**Required action:** Taking each line of the records in turn, count those containing "expenditure" and report only the number.

**Input:**
================

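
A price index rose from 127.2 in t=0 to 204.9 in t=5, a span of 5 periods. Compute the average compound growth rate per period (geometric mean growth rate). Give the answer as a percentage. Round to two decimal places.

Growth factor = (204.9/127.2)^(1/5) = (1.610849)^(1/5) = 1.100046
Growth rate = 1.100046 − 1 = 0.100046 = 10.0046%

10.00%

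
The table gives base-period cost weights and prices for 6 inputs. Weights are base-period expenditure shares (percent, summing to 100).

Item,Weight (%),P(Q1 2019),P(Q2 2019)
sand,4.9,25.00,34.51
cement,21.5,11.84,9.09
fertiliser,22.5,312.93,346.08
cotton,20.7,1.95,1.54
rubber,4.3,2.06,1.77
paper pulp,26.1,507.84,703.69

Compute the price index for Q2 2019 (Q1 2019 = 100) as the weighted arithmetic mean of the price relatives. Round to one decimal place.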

================

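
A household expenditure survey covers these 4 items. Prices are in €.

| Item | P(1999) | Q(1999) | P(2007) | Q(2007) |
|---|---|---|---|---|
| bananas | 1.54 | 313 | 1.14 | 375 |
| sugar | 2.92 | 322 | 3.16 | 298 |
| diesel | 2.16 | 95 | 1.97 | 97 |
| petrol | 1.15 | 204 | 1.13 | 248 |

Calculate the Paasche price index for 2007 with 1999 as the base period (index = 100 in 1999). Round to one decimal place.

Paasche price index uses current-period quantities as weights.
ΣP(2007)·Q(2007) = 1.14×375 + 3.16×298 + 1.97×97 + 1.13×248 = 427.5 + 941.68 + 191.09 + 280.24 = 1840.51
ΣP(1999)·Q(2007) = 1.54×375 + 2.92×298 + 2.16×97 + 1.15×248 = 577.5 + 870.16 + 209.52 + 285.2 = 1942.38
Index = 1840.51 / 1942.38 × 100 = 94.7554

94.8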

================

**Exercise solution:** 2